=== Required action ===
After locating the line that contains "Let L(z) = 2z²", restate it and each later line word for word through the end of the records.

┌──

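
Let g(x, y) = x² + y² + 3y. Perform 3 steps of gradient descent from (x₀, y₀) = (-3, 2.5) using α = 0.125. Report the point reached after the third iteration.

(-1.265625, 0.1875)

∇g = (2x, 2y + 3)
(x₁, y₁) = (-3, 2.5) − 0.125·(-6, 8) = (-2.25, 1.5)
(x₂, y₂) = (-2.25, 1.5) − 0.125·(-4.5, 6) = (-1.6875, 0.75)
(x₃, y₃) = (-1.6875, 0.75) − 0.125·(-3.375, 4.5) = (-1.265625, 0.1875)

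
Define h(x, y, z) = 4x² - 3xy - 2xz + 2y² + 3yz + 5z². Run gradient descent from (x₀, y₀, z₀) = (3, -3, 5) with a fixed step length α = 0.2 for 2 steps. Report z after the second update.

∇h = (8x - 3y - 2z, -3x + 4y + 3z, -2x + 3y + 10z)
Step 1: at (3, -3, 5), ∇h = (23, -6, 35) → (3, -3, 5) − 0.2·(23, -6, 35) = (-1.6, -1.8, -2)
Step 2: at (-1.6, -1.8, -2), ∇h = (-3.4, -8.4, -22.2) → (-1.6, -1.8, -2) − 0.2·(-3.4, -8.4, -22.2) = (-0.92, -0.12, 2.44)
z = 2.44

2.44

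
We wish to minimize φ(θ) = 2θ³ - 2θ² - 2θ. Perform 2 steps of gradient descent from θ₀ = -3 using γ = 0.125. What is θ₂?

φ′(θ) = 6θ² - 4θ - 2
Step 1: φ′(-3) = 64; θ₁ = -3 − 0.125·64 = -11
Step 2: φ′(-11) = 768; θ₂ = -11 − 0.125·768 = -107

-107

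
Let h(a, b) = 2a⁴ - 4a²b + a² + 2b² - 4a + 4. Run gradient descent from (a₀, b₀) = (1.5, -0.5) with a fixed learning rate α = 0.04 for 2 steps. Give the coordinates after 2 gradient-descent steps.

∇h = (8a³ - 8ab + 2a - 4, -4a² + 4b)
(a₁, b₁) = (1.5, -0.5) − 0.04·(32, -11) = (0.22, -0.06)
(a₂, b₂) = (0.22, -0.06) − 0.04·(-3.369216, -0.4336) = (0.35476864, -0.042656)

(0.35476864, -0.042656)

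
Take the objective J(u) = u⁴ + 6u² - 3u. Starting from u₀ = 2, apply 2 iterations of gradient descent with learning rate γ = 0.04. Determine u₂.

0.05787648

J′(u) = 4u³ + 12u - 3
u₁ = 2 − 0.04·53 = -0.12
u₂ = -0.12 − 0.04·(-4.446912) = 0.05787648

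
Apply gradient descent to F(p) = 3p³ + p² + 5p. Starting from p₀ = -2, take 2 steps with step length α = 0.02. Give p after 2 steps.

F′(p) = 9p² + 2p + 5
p₁ = -2 − 0.02·37 = -2.74
p₂ = -2.74 − 0.02·67.0884 = -4.081768

-4.081768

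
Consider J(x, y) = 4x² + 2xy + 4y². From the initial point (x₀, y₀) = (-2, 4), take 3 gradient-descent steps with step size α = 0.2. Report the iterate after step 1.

∇J = (8x + 2y, 2x + 8y)
(x₁, y₁) = (-2, 4) − 0.2·(-8, 28) = (-0.4, -1.6)

(-0.4, -1.6)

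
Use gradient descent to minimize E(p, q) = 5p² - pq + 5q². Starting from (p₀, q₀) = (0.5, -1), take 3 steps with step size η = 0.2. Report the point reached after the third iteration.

(-1.168, 1.424)

∇E = (10p - q, -p + 10q)
Step 1: at (0.5, -1), ∇E = (6, -10.5) → (0.5, -1) − 0.2·(6, -10.5) = (-0.7, 1.1)
Step 2: at (-0.7, 1.1), ∇E = (-8.1, 11.7) → (-0.7, 1.1) − 0.2·(-8.1, 11.7) = (0.92, -1.24)
Step 3: at (0.92, -1.24), ∇E = (10.44, -13.32) → (0.92, -1.24) − 0.2·(10.44, -13.32) = (-1.168, 1.424)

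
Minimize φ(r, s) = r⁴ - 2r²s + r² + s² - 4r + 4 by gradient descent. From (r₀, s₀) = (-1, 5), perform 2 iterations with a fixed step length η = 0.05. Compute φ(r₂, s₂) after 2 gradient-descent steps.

15.714754800625

∇φ = (4r³ - 4rs + 2r - 4, -2r² + 2s)
(r₁, s₁) = (-1, 5) − 0.05·(10, 8) = (-1.5, 4.6)
(r₂, s₂) = (-1.5, 4.6) − 0.05·(7.1, 4.7) = (-1.855, 4.365)
φ(-1.855, 4.365) = 15.714754800625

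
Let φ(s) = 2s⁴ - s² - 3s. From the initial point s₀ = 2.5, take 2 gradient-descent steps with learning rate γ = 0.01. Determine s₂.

φ′(s) = 8s³ - 2s - 3
Step 1: φ′(2.5) = 117; s₁ = 2.5 − 0.01·117 = 1.33
Step 2: φ′(1.33) = 13.161096; s₂ = 1.33 − 0.01·13.161096 = 1.19838904

1.19838904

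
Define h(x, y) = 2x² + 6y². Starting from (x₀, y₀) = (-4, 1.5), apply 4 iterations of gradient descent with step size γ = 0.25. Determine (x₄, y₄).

∇h = (4x, 12y)
Step 1: at (-4, 1.5), ∇h = (-16, 18) → (-4, 1.5) − 0.25·(-16, 18) = (0, -3)
Step 2: at (0, -3), ∇h = (0, -36) → (0, -3) − 0.25·(0, -36) = (0, 6)
Step 3: at (0, 6), ∇h = (0, 72) → (0, 6) − 0.25·(0, 72) = (0, -12)
Step 4: at (0, -12), ∇h = (0, -144) → (0, -12) − 0.25·(0, -144) = (0, 24)

(0, 24)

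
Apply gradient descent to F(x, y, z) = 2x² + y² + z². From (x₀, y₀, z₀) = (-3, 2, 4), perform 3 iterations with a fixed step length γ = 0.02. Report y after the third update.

1.769472

∇F = (4x, 2y, 2z)
Step 1: at (-3, 2, 4), ∇F = (-12, 4, 8) → (-3, 2, 4) − 0.02·(-12, 4, 8) = (-2.76, 1.92, 3.84)
Step 2: at (-2.76, 1.92, 3.84), ∇F = (-11.04, 3.84, 7.68) → (-2.76, 1.92, 3.84) − 0.02·(-11.04, 3.84, 7.68) = (-2.5392, 1.8432, 3.6864)
Step 3: at (-2.5392, 1.8432, 3.6864), ∇F = (-10.1568, 3.6864, 7.3728) → (-2.5392, 1.8432, 3.6864) − 0.02·(-10.1568, 3.6864, 7.3728) = (-2.336064, 1.769472, 3.538944)
y = 1.769472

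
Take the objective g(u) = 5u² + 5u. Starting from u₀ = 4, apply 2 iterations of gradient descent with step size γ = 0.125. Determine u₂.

-0.21875

g′(u) = 10u + 5
u₁ = 4 − 0.125·45 = -1.625
u₂ = -1.625 − 0.125·(-11.25) = -0.21875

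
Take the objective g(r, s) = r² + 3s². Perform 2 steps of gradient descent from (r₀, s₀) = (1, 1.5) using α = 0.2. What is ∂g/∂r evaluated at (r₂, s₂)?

∇g = (2r, 6s)
Step 1: at (1, 1.5), ∇g = (2, 9) → (1, 1.5) − 0.2·(2, 9) = (0.6, -0.3)
Step 2: at (0.6, -0.3), ∇g = (1.2, -1.8) → (0.6, -0.3) − 0.2·(1.2, -1.8) = (0.36, 0.06)
∂g/∂r at (0.36, 0.06) = 0.72

0.72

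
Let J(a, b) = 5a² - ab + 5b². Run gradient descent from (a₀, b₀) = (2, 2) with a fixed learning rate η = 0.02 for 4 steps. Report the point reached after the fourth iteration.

(0.90424352, 0.90424352)

∇J = (10a - b, -a + 10b)
Step 1: at (2, 2), ∇J = (18, 18) → (2, 2) − 0.02·(18, 18) = (1.64, 1.64)
Step 2: at (1.64, 1.64), ∇J = (14.76, 14.76) → (1.64, 1.64) − 0.02·(14.76, 14.76) = (1.3448, 1.3448)
Step 3: at (1.3448, 1.3448), ∇J = (12.1032, 12.1032) → (1.3448, 1.3448) − 0.02·(12.1032, 12.1032) = (1.102736, 1.102736)
Step 4: at (1.102736, 1.102736), ∇J = (9.924624, 9.924624) → (1.102736, 1.102736) − 0.02·(9.924624, 9.924624) = (0.90424352, 0.90424352)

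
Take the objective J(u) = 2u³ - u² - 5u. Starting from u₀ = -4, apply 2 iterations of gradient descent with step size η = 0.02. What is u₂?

-10.410448

J′(u) = 6u² - 2u - 5
Step 1: J′(-4) = 99; u₁ = -4 − 0.02·99 = -5.98
Step 2: J′(-5.98) = 221.5224; u₂ = -5.98 − 0.02·221.5224 = -10.410448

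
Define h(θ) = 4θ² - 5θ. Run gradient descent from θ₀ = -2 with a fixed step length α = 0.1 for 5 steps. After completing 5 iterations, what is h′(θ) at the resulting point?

h′(θ) = 8θ - 5
Step 1: h′(-2) = -21; θ₁ = -2 − 0.1·(-21) = 0.1
Step 2: h′(0.1) = -4.2; θ₂ = 0.1 − 0.1·(-4.2) = 0.52
Step 3: h′(0.52) = -0.84; θ₃ = 0.52 − 0.1·(-0.84) = 0.604
Step 4: h′(0.604) = -0.168; θ₄ = 0.604 − 0.1·(-0.168) = 0.6208
Step 5: h′(0.6208) = -0.0336; θ₅ = 0.6208 − 0.1·(-0.0336) = 0.62416
h′(θ) at (0.62416) = -0.00672

-0.00672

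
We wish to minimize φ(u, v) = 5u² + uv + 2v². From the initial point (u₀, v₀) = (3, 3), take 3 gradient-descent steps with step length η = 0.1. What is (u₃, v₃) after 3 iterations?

∇φ = (10u + v, u + 4v)
Step 1: at (3, 3), ∇φ = (33, 15) → (3, 3) − 0.1·(33, 15) = (-0.3, 1.5)
Step 2: at (-0.3, 1.5), ∇φ = (-1.5, 5.7) → (-0.3, 1.5) − 0.1·(-1.5, 5.7) = (-0.15, 0.93)
Step 3: at (-0.15, 0.93), ∇φ = (-0.57, 3.57) → (-0.15, 0.93) − 0.1·(-0.57, 3.57) = (-0.093, 0.573)

(-0.093, 0.573)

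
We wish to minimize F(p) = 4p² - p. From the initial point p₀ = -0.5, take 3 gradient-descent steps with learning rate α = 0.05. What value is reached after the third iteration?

-0.01

F′(p) = 8p - 1
Step 1: F′(-0.5) = -5; p₁ = -0.5 − 0.05·(-5) = -0.25
Step 2: F′(-0.25) = -3; p₂ = -0.25 − 0.05·(-3) = -0.1
Step 3: F′(-0.1) = -1.8; p₃ = -0.1 − 0.05·(-1.8) = -0.01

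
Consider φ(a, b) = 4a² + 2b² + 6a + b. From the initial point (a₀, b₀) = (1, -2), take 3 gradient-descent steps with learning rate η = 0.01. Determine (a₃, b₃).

(0.612704, -1.798288)

∇φ = (8a + 6, 4b + 1)
(a₁, b₁) = (1, -2) − 0.01·(14, -7) = (0.86, -1.93)
(a₂, b₂) = (0.86, -1.93) − 0.01·(12.88, -6.72) = (0.7312, -1.8628)
(a₃, b₃) = (0.7312, -1.8628) − 0.01·(11.8496, -6.4512) = (0.612704, -1.798288)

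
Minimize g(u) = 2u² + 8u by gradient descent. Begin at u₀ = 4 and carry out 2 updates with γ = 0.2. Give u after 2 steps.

-1.76

g′(u) = 4u + 8
u₁ = 4 − 0.2·24 = -0.8
u₂ = -0.8 − 0.2·4.8 = -1.76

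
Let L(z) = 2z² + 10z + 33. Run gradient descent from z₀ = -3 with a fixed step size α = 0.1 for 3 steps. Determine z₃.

-2.608

L′(z) = 4z + 10
z₁ = -3 − 0.1·(-2) = -2.8
z₂ = -2.8 − 0.1·(-1.2) = -2.68
z₃ = -2.68 − 0.1·(-0.72) = -2.608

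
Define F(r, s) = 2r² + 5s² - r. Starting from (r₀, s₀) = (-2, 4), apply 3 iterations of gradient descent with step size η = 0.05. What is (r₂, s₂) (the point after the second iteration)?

(-1.19, 1)

∇F = (4r - 1, 10s)
Step 1: at (-2, 4), ∇F = (-9, 40) → (-2, 4) − 0.05·(-9, 40) = (-1.55, 2)
Step 2: at (-1.55, 2), ∇F = (-7.2, 20) → (-1.55, 2) − 0.05·(-7.2, 20) = (-1.19, 1)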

└──

=== Task answer ===
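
Let L(z) = 2z² + 10z + 33. Run gradient descent from z₀ = -3 with a fixed step size α = 0.1 for 3 steps. Determine z₃.

-2.608

L′(z) = 4z + 10
z₁ = -3 − 0.1·(-2) = -2.8
z₂ = -2.8 − 0.1·(-1.2) = -2.68
z₃ = -2.68 − 0.1·(-0.72) = -2.608

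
Define F(r, s) = 2r² + 5s² - r. Starting from (r₀, s₀) = (-2, 4), apply 3 iterations of gradient descent with step size η = 0.05. What is (r₂, s₂) (the point after the second iteration)?

(-1.19, 1)

∇F = (4r - 1, 10s)
Step 1: at (-2, 4), ∇F = (-9, 40) → (-2, 4) − 0.05·(-9, 40) = (-1.55, 2)
Step 2: at (-1.55, 2), ∇F = (-7.2, 20) → (-1.55, 2) − 0.05·(-7.2, 20) = (-1.19, 1)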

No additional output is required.